DATA SHOWN:
——————
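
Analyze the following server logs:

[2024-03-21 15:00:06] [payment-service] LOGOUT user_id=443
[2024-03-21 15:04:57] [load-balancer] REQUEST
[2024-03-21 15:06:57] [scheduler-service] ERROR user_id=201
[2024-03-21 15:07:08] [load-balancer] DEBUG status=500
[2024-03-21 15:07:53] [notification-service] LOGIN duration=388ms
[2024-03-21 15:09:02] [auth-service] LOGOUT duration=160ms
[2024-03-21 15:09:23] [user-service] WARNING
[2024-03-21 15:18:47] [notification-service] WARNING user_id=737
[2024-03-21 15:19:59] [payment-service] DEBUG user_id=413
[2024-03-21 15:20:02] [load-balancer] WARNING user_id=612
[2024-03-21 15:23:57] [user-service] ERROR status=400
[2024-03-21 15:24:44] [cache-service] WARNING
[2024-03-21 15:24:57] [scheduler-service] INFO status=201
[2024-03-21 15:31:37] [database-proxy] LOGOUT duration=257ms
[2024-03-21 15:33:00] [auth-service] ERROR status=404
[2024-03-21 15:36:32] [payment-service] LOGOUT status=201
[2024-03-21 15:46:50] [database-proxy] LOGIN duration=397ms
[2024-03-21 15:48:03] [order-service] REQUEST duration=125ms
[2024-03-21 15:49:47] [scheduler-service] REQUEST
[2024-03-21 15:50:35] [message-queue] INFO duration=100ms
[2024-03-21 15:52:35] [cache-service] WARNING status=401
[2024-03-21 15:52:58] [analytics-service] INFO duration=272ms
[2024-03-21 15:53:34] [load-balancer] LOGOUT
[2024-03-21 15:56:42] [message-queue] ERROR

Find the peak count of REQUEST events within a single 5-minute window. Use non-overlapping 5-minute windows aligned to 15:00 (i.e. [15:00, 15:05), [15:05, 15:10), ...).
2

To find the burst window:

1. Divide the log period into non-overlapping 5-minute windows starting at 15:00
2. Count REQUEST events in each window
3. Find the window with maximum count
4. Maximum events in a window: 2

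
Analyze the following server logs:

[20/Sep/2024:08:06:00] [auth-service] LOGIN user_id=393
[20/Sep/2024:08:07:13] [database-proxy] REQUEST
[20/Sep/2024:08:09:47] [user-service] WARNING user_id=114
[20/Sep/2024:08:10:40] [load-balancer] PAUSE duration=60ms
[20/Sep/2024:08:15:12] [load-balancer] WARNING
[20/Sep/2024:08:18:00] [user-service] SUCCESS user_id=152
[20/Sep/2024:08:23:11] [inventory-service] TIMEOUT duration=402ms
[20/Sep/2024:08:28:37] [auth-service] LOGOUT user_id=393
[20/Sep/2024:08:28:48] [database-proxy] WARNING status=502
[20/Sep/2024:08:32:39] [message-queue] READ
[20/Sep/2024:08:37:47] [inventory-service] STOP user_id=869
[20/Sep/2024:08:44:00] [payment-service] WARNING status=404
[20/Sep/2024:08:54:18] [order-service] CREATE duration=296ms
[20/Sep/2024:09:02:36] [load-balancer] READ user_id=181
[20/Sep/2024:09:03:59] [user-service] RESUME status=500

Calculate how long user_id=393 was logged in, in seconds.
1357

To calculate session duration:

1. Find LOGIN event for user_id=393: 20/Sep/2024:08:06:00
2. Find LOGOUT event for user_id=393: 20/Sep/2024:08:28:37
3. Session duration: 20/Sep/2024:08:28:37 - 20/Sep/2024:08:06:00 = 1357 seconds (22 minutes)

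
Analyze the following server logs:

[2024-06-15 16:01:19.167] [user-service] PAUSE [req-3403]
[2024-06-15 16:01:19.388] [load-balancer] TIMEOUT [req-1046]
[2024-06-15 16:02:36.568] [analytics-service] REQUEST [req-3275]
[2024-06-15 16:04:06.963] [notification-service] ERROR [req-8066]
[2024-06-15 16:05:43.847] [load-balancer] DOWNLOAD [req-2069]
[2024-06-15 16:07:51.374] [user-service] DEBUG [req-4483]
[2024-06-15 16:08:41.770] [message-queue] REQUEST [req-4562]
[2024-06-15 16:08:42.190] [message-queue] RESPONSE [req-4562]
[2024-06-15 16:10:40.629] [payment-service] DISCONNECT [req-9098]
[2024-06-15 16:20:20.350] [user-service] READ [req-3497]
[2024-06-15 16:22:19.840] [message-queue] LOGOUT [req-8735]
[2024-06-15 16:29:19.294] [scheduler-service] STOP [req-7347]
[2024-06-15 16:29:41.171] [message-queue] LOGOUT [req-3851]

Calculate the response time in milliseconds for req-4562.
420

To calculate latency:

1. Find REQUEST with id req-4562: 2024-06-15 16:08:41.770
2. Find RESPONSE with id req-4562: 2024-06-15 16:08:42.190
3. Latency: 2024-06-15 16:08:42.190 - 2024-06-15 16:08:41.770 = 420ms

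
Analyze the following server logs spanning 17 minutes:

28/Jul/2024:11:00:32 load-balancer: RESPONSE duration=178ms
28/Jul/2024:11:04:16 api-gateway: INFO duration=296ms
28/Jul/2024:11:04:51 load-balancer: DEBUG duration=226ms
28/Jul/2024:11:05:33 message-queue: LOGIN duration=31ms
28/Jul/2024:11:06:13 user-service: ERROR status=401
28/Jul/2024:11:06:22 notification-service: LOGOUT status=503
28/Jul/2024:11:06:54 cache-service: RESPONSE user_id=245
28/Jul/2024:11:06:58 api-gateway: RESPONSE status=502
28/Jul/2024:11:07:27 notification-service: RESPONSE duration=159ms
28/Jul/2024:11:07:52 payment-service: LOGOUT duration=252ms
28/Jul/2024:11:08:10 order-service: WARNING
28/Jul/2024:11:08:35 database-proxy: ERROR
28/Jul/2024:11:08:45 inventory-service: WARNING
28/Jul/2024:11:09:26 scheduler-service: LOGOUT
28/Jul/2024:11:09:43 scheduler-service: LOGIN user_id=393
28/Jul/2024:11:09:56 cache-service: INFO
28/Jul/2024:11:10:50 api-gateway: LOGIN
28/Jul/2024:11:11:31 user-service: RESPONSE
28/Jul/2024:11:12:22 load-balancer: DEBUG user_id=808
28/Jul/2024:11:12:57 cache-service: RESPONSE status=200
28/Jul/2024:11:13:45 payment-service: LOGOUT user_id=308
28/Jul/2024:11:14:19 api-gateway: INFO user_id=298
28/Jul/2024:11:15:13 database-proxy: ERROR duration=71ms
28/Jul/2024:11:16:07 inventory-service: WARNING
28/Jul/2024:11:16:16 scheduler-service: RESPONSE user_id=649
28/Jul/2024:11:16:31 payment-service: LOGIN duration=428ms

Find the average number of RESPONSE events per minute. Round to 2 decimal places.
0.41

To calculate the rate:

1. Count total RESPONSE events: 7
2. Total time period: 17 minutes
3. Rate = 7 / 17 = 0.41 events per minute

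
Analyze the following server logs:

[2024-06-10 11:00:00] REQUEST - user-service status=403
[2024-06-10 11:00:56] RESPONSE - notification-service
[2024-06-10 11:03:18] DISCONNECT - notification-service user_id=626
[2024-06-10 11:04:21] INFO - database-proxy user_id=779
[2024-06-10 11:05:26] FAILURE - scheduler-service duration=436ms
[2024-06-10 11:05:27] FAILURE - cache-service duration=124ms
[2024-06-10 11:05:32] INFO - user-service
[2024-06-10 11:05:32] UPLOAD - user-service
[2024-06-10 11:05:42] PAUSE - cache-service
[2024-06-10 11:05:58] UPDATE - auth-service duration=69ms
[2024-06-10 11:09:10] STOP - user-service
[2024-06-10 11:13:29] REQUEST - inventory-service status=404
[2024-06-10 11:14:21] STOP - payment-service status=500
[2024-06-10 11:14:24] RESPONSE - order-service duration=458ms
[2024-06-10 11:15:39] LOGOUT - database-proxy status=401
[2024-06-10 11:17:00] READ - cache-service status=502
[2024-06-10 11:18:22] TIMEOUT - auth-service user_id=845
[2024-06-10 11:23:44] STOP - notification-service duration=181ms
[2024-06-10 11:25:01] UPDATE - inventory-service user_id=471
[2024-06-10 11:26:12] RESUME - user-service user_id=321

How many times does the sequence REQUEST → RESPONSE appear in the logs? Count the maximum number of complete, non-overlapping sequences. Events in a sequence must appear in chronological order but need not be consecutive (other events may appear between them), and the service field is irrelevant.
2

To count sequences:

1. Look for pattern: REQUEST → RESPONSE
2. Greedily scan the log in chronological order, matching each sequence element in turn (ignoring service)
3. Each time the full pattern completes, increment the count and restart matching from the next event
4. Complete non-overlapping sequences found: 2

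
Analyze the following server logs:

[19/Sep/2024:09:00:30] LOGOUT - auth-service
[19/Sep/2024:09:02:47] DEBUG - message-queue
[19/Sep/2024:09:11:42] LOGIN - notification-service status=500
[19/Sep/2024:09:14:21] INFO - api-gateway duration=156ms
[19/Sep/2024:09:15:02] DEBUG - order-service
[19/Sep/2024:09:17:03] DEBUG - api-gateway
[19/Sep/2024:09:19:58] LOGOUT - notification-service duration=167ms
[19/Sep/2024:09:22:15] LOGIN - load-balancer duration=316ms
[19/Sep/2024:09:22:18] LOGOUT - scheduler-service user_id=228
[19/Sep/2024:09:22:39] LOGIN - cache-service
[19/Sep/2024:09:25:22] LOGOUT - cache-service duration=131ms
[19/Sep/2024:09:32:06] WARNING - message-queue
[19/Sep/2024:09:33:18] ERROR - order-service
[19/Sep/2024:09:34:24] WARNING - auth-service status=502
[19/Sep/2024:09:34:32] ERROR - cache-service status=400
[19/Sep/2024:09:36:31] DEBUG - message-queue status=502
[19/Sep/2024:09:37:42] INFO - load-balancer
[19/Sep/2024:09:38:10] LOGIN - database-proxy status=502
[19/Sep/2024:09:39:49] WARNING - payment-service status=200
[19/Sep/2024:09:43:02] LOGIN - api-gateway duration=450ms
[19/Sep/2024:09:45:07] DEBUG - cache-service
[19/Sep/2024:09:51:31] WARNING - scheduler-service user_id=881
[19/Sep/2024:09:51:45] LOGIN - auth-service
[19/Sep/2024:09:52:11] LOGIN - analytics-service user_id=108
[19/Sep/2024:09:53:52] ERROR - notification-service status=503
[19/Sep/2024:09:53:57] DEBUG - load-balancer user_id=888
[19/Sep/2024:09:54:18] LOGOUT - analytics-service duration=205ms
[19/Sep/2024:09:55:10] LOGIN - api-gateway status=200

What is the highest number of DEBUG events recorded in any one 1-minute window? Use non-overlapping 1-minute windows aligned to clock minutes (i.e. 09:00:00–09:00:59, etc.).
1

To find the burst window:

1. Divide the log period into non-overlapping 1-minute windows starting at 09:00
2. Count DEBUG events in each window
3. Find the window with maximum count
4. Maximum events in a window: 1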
——————
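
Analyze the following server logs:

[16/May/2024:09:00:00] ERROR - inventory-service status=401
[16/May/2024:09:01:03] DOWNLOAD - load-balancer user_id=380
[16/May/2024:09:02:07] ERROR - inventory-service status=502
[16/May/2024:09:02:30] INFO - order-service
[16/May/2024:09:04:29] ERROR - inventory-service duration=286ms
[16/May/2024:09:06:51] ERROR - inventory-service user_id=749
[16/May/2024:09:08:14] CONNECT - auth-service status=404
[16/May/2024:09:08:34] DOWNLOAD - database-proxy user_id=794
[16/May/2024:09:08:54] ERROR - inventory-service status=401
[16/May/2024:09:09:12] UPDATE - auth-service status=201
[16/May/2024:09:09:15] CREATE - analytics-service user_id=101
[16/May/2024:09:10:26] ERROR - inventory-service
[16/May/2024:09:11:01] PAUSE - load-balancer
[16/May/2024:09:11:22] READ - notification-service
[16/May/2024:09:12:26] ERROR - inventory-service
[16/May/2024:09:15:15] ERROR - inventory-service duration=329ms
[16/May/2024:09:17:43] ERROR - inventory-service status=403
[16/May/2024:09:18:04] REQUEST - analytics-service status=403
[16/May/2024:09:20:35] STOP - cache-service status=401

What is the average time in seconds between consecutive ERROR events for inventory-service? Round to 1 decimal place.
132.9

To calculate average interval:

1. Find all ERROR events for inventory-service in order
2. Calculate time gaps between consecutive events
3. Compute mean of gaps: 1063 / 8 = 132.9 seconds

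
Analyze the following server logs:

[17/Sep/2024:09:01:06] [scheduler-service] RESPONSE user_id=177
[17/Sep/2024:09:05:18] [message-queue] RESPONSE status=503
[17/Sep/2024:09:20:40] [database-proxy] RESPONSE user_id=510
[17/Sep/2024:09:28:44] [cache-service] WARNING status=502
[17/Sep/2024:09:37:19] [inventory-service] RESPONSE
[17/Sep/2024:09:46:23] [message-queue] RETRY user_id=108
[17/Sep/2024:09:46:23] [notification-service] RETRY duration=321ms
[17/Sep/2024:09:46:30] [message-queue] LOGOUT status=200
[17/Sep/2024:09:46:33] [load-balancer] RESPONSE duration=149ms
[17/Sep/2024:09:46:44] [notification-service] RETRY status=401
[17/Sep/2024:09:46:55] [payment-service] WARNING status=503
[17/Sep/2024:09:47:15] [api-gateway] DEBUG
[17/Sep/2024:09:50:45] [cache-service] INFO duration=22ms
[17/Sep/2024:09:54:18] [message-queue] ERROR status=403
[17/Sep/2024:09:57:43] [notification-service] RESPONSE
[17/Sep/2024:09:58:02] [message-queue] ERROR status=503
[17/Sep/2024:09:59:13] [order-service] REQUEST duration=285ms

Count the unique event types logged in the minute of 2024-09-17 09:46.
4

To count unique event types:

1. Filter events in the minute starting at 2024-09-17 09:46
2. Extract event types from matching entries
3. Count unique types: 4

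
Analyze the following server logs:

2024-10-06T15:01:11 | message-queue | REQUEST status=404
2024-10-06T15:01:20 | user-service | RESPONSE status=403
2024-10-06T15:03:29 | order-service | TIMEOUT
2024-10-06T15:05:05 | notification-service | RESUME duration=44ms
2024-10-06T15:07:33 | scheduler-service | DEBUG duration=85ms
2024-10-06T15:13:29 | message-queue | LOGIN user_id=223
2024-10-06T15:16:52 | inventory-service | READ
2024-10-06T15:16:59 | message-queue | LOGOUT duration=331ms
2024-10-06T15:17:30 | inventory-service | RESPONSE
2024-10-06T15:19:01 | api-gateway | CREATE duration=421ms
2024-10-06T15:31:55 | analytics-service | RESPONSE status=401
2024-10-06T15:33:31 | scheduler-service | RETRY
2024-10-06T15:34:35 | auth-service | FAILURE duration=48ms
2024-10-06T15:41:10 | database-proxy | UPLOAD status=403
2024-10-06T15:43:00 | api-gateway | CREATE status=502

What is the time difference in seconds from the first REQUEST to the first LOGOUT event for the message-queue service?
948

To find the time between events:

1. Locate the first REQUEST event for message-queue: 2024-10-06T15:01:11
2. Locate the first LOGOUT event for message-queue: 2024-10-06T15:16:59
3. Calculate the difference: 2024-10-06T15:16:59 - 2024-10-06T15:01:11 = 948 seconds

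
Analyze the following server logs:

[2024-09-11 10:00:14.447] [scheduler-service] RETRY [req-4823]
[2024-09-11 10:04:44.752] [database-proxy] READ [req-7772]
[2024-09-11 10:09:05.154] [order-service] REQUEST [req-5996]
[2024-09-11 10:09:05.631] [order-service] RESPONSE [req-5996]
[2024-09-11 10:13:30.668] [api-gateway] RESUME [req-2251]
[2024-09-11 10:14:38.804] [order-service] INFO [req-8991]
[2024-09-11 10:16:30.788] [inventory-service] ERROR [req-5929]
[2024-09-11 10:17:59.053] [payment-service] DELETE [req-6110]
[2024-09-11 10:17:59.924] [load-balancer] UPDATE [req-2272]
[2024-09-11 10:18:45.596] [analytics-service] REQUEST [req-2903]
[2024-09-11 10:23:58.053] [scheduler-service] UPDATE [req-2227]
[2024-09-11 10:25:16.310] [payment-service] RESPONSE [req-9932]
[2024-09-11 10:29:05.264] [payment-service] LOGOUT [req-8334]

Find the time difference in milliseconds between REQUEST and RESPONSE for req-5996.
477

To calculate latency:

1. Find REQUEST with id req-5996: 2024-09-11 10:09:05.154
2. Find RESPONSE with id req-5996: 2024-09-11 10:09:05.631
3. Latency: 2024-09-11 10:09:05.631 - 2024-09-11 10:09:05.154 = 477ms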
——————
EXERCISE DIRECTIONS: Copy out only the lines of the records above from the one with "[17/Sep/2024:09:05:18] [message-queue] RESPONSE" through the one with "2024-10-06T15:01:20 | user-service", exactly as they stand, both included.

SOLUTION TO THIS PROBLEM:
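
[17/Sep/2024:09:05:18] [message-queue] RESPONSE status=503
[17/Sep/2024:09:20:40] [database-proxy] RESPONSE user_id=510
[17/Sep/2024:09:28:44] [cache-service] WARNING status=502
[17/Sep/2024:09:37:19] [inventory-service] RESPONSE
[17/Sep/2024:09:46:23] [message-queue] RETRY user_id=108
[17/Sep/2024:09:46:23] [notification-service] RETRY duration=321ms
[17/Sep/2024:09:46:30] [message-queue] LOGOUT status=200
[17/Sep/2024:09:46:33] [load-balancer] RESPONSE duration=149ms
[17/Sep/2024:09:46:44] [notification-service] RETRY status=401
[17/Sep/2024:09:46:55] [payment-service] WARNING status=503
[17/Sep/2024:09:47:15] [api-gateway] DEBUG
[17/Sep/2024:09:50:45] [cache-service] INFO duration=22ms
[17/Sep/2024:09:54:18] [message-queue] ERROR status=403
[17/Sep/2024:09:57:43] [notification-service] RESPONSE
[17/Sep/2024:09:58:02] [message-queue] ERROR status=503
[17/Sep/2024:09:59:13] [order-service] REQUEST duration=285ms

Count the unique event types logged in the minute of 2024-09-17 09:46.
4

To count unique event types:

1. Filter events in the minute starting at 2024-09-17 09:46
2. Extract event types from matching entries
3. Count unique types: 4

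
Analyze the following server logs:

2024-10-06T15:01:11 | message-queue | REQUEST status=404
2024-10-06T15:01:20 | user-service | RESPONSE status=403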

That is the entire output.